(Beginning of Provided records)

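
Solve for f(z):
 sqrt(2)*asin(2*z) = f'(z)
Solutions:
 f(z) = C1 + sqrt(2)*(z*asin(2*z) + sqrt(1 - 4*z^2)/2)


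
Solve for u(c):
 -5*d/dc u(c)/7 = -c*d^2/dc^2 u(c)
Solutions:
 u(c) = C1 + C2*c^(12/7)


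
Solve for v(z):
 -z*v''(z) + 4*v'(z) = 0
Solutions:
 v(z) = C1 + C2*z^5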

(End of Provided records)
(Beginning of Provided records)

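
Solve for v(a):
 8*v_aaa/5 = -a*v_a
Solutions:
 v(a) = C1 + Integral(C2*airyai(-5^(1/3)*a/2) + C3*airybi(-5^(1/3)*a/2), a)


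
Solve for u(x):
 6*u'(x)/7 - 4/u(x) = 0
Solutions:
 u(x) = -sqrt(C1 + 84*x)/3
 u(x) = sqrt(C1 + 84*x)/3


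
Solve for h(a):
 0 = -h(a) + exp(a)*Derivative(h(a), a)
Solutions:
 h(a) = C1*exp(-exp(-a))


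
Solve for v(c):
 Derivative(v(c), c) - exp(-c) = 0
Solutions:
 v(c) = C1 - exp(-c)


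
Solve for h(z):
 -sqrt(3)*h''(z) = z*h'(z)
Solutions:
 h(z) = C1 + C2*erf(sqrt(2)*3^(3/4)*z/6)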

(End of Provided records)

What lines above contain the string "Solve"? Copy all of them.

▸ **Your response**
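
Solve for f(z):
Solve for u(c):
Solve for v(z):
Solve for v(a):
Solve for u(x):
Solve for h(a):
Solve for v(c):
Solve for h(z):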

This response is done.